Content starts

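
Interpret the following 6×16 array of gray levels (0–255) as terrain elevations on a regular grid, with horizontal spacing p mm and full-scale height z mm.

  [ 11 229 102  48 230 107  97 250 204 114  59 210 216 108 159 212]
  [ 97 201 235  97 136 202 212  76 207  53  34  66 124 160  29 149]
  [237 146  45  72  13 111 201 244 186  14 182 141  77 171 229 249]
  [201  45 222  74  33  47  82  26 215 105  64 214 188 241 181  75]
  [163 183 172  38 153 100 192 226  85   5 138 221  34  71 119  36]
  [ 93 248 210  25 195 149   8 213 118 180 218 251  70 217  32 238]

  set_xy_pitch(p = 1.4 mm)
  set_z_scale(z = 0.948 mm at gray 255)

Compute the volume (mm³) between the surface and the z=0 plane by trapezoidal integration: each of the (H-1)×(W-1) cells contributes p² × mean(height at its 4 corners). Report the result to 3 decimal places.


height_mm = gray/255 × 0.948; cell vol = 1.4² × mean(4 corners)
unit = 1.4² × 0.948 / (4×255) = 0.00182165 mm³ per gray-sum
row 0: Σ corner-gray over 15 cells = 8399  → 15.3000
row 1: Σ corner-gray over 15 cells = 8060  → 14.6825
row 2: Σ corner-gray over 15 cells = 7900  → 14.3910
row 3: Σ corner-gray over 15 cells = 7423  → 13.5221
row 4: Σ corner-gray over 15 cells = 8272  → 15.0687
Σ rows: total corner-gray = 40054  → 72.9643 mm³

72.964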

Content ends

> _Exercise aim_
All lines in the listing above should be written out again exactly.

> _Exercise answer_
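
Interpret the following 6×16 array of gray levels (0–255) as terrain elevations on a regular grid, with horizontal spacing p mm and full-scale height z mm.

  [ 11 229 102  48 230 107  97 250 204 114  59 210 216 108 159 212]
  [ 97 201 235  97 136 202 212  76 207  53  34  66 124 160  29 149]
  [237 146  45  72  13 111 201 244 186  14 182 141  77 171 229 249]
  [201  45 222  74  33  47  82  26 215 105  64 214 188 241 181  75]
  [163 183 172  38 153 100 192 226  85   5 138 221  34  71 119  36]
  [ 93 248 210  25 195 149   8 213 118 180 218 251  70 217  32 238]

  set_xy_pitch(p = 1.4 mm)
  set_z_scale(z = 0.948 mm at gray 255)

Compute the volume (mm³) between the surface and the z=0 plane by trapezoidal integration: each of the (H-1)×(W-1) cells contributes p² × mean(height at its 4 corners). Report the result to 3 decimal places.


height_mm = gray/255 × 0.948; cell vol = 1.4² × mean(4 corners)
unit = 1.4² × 0.948 / (4×255) = 0.00182165 mm³ per gray-sum
row 0: Σ corner-gray over 15 cells = 8399  → 15.3000
row 1: Σ corner-gray over 15 cells = 8060  → 14.6825
row 2: Σ corner-gray over 15 cells = 7900  → 14.3910
row 3: Σ corner-gray over 15 cells = 7423  → 13.5221
row 4: Σ corner-gray over 15 cells = 8272  → 15.0687
Σ rows: total corner-gray = 40054  → 72.9643 mm³

72.964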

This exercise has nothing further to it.